**To do**
Only one span belongs in the answer: the line holding "The net elevation correction (free-air less" through the last line of the entries below, retyped exactly.

**Exercise input**
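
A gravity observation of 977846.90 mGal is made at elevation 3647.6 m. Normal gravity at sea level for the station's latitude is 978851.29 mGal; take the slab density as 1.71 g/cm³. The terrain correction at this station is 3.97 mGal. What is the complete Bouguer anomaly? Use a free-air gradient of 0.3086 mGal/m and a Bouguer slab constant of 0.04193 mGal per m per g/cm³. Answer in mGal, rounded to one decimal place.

-136.3

Free-air correction = 0.3086 × 3647.6 = 1125.65 mGal
Free-air anomaly = 977846.90 − 978851.29 + (1125.65) = 121.26 mGal
Bouguer slab correction = 0.04193 × 1.71 × 3647.6 = 261.53 mGal
Simple Bouguer anomaly = 121.26 − (261.53) = -140.27 mGal
Complete Bouguer anomaly = -140.27 + 3.97 = -136.30 mGal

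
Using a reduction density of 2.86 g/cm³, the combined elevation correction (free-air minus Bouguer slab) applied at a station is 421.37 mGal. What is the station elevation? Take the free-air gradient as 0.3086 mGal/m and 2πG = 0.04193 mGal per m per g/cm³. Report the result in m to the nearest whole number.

2233

Combined gradient = 0.3086 − 0.04193 × 2.86 = 0.1886802 mGal/m
h = 421.37 / 0.1886802 = 2233.25 m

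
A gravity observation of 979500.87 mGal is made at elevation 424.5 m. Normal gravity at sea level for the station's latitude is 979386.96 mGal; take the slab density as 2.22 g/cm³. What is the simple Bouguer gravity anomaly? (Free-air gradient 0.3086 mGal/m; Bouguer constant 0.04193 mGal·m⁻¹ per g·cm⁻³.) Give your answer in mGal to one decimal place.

205.4

Free-air correction = 0.3086 × 424.5 = 131.00 mGal
Free-air anomaly = 979500.87 − 979386.96 + (131.00) = 244.91 mGal
Bouguer slab correction = 0.04193 × 2.22 × 424.5 = 39.51 mGal
Simple Bouguer anomaly = 244.91 − (39.51) = 205.40 mGal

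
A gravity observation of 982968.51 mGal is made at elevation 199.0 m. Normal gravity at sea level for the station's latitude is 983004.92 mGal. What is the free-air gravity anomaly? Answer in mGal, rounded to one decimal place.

Free-air correction = 0.3086 × 199.0 = 61.41 mGal
Free-air anomaly = 982968.51 − 983004.92 + (61.41) = 25.00 mGal

25.0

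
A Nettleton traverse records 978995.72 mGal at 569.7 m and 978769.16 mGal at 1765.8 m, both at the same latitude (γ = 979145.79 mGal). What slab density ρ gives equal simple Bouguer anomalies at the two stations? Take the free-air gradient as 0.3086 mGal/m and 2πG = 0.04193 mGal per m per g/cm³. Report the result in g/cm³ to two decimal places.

2.84

Δg_obs = 978769.16 − 978995.72 = -226.56 mGal over Δh = 1765.8 − 569.7 = 1196.1 m
Equal Bouguer anomalies ⇒ Δg_obs + (0.3086 − 0.04193ρ)·Δh = 0
0.3086 − 0.04193ρ = −Δg_obs/Δh = 0.18942
ρ = (0.3086 − 0.18942) / 0.04193 = 2.84 g/cm³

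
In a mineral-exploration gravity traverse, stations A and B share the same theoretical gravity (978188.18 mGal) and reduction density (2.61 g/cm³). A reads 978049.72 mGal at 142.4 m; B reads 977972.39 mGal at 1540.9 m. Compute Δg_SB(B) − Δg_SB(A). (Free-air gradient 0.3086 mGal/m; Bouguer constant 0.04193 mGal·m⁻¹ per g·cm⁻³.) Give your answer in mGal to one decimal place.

201.2

Δg_SB(A) = 978049.72 − 978188.18 + 0.3086×142.4 − 0.04193×2.61×142.4 = -110.10 mGal
Δg_SB(B) = 977972.39 − 978188.18 + 0.3086×1540.9 − 0.04193×2.61×1540.9 = 91.10 mGal
Difference = 91.10 − (-110.10) = 201.20 mGal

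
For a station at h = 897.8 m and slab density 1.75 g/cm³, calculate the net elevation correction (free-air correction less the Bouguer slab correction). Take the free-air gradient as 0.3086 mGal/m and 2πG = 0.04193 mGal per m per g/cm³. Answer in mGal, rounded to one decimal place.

Combined gradient = 0.3086 − 0.04193 × 1.75 = 0.2352225 mGal/m
Combined elevation correction = 0.2352225 × 897.8 = 211.2 mGal

211.2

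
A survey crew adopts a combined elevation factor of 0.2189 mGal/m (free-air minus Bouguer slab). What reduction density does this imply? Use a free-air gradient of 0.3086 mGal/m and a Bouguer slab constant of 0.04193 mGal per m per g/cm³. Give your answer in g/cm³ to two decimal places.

0.2189 = 0.3086 − 0.04193 × ρ
ρ = (0.3086 − 0.2189) / 0.04193 = 2.14 g/cm³

2.14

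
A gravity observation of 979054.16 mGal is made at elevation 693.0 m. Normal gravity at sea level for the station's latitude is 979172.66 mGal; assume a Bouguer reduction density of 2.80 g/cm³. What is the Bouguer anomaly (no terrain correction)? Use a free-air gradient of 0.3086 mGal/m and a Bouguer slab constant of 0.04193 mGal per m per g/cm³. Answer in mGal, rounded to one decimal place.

14.0

Free-air correction = 0.3086 × 693.0 = 213.86 mGal
Free-air anomaly = 979054.16 − 979172.66 + (213.86) = 95.36 mGal
Bouguer slab correction = 0.04193 × 2.80 × 693.0 = 81.36 mGal
Simple Bouguer anomaly = 95.36 − (81.36) = 14.00 mGal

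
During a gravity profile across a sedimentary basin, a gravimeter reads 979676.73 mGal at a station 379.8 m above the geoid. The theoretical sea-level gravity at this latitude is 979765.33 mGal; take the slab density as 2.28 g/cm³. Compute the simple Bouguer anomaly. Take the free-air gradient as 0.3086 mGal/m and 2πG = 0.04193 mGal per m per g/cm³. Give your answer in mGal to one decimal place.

-7.7

Free-air correction = 0.3086 × 379.8 = 117.21 mGal
Free-air anomaly = 979676.73 − 979765.33 + (117.21) = 28.61 mGal
Bouguer slab correction = 0.04193 × 2.28 × 379.8 = 36.31 mGal
Simple Bouguer anomaly = 28.61 − (36.31) = -7.70 mGal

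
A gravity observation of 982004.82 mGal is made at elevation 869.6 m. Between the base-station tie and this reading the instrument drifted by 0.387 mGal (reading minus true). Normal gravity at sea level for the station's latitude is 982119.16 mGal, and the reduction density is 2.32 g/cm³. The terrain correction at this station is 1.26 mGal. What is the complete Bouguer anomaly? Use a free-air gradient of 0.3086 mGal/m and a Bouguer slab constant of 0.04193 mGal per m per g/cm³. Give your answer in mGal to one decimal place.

70.3

Drift-corrected reading = 982004.82 − (0.387) = 982004.433 mGal
Free-air correction = 0.3086 × 869.6 = 268.36 mGal
Free-air anomaly = 982004.433 − 982119.16 + (268.36) = 153.633 mGal
Bouguer slab correction = 0.04193 × 2.32 × 869.6 = 84.59 mGal
Simple Bouguer anomaly = 153.633 − (84.59) = 69.043 mGal
Complete Bouguer anomaly = 69.043 + 1.26 = 70.303 mGal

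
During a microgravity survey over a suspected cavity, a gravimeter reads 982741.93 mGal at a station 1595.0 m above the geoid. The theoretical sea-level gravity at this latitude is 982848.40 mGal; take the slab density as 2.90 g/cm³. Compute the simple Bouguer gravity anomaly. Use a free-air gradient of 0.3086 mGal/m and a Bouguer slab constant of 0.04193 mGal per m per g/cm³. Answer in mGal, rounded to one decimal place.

191.8

Free-air correction = 0.3086 × 1595.0 = 492.22 mGal
Free-air anomaly = 982741.93 − 982848.40 + (492.22) = 385.75 mGal
Bouguer slab correction = 0.04193 × 2.90 × 1595.0 = 193.95 mGal
Simple Bouguer anomaly = 385.75 − (193.95) = 191.80 mGal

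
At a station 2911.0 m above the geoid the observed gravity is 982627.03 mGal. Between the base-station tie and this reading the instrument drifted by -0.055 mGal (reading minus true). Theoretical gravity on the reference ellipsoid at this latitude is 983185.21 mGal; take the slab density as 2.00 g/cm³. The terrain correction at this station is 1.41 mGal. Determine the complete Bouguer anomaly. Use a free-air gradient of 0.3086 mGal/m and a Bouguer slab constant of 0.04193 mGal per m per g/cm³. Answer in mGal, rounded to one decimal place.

Drift-corrected reading = 982627.03 − (-0.055) = 982627.085 mGal
Free-air correction = 0.3086 × 2911.0 = 898.33 mGal
Free-air anomaly = 982627.085 − 983185.21 + (898.33) = 340.205 mGal
Bouguer slab correction = 0.04193 × 2.00 × 2911.0 = 244.12 mGal
Simple Bouguer anomaly = 340.205 − (244.12) = 96.085 mGal
Complete Bouguer anomaly = 96.085 + 1.41 = 97.495 mGal

97.5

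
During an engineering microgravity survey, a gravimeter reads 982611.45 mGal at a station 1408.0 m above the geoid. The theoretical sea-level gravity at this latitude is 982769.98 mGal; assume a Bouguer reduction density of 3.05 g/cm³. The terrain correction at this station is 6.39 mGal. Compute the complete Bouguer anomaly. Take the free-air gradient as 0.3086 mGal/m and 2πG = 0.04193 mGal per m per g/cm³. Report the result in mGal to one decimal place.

102.3

Free-air correction = 0.3086 × 1408.0 = 434.51 mGal
Free-air anomaly = 982611.45 − 982769.98 + (434.51) = 275.98 mGal
Bouguer slab correction = 0.04193 × 3.05 × 1408.0 = 180.06 mGal
Simple Bouguer anomaly = 275.98 − (180.06) = 95.92 mGal
Complete Bouguer anomaly = 95.92 + 6.39 = 102.31 mGal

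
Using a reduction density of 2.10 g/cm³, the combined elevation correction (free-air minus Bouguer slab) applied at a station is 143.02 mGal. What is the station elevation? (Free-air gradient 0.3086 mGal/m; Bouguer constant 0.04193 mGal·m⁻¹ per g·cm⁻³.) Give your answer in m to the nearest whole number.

648

Combined gradient = 0.3086 − 0.04193 × 2.10 = 0.2205470 mGal/m
h = 143.02 / 0.2205470 = 648.48 m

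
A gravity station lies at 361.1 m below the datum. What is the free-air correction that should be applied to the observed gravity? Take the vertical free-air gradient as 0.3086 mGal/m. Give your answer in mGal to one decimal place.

-111.4

Free-air correction = 0.3086 × -361.1 = -111.4 mGal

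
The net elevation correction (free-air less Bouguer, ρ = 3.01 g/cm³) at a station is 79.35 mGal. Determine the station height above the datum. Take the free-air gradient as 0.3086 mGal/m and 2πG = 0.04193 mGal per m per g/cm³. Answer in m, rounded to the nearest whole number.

435

Combined gradient = 0.3086 − 0.04193 × 3.01 = 0.1823907 mGal/m
h = 79.35 / 0.1823907 = 435.06 m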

**Finished exercise**
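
The net elevation correction (free-air less Bouguer, ρ = 3.01 g/cm³) at a station is 79.35 mGal. Determine the station height above the datum. Take the free-air gradient as 0.3086 mGal/m and 2πG = 0.04193 mGal per m per g/cm³. Answer in m, rounded to the nearest whole number.

435

Combined gradient = 0.3086 − 0.04193 × 3.01 = 0.1823907 mGal/m
h = 79.35 / 0.1823907 = 435.06 m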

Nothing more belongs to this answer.